Work required: Your task is to copy each line of the records that includes the string "What".

Data excerpts:
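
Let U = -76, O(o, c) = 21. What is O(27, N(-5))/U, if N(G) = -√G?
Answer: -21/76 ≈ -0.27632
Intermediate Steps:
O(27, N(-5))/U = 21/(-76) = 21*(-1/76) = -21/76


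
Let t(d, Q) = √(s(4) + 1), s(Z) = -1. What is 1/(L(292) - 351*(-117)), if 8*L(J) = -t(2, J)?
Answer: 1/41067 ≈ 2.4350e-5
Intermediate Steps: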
--
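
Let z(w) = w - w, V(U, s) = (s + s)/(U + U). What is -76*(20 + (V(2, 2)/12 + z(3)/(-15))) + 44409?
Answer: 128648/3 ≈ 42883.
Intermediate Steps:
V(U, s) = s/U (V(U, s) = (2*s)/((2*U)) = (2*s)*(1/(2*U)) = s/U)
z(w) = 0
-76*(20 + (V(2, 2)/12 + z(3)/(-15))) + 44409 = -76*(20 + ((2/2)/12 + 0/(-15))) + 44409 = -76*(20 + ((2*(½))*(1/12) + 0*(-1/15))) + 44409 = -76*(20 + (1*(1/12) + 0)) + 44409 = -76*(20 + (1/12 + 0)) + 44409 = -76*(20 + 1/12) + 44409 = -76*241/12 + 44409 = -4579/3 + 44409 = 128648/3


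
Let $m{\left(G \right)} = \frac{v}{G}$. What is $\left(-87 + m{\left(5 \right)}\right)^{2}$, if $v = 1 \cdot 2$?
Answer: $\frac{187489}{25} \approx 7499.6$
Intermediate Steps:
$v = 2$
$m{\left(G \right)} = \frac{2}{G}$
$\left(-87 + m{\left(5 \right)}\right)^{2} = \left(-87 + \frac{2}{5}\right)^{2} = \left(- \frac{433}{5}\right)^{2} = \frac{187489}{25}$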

Answer section:
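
Let U = -76, O(o, c) = 21. What is O(27, N(-5))/U, if N(G) = -√G?
Let t(d, Q) = √(s(4) + 1), s(Z) = -1. What is 1/(L(292) - 351*(-117)), if 8*L(J) = -t(2, J)?
Let z(w) = w - w, V(U, s) = (s + s)/(U + U). What is -76*(20 + (V(2, 2)/12 + z(3)/(-15))) + 44409?
Let $m{\left(G \right)} = \frac{v}{G}$. What is $\left(-87 + m{\left(5 \right)}\right)^{2}$, if $v = 1 \cdot 2$?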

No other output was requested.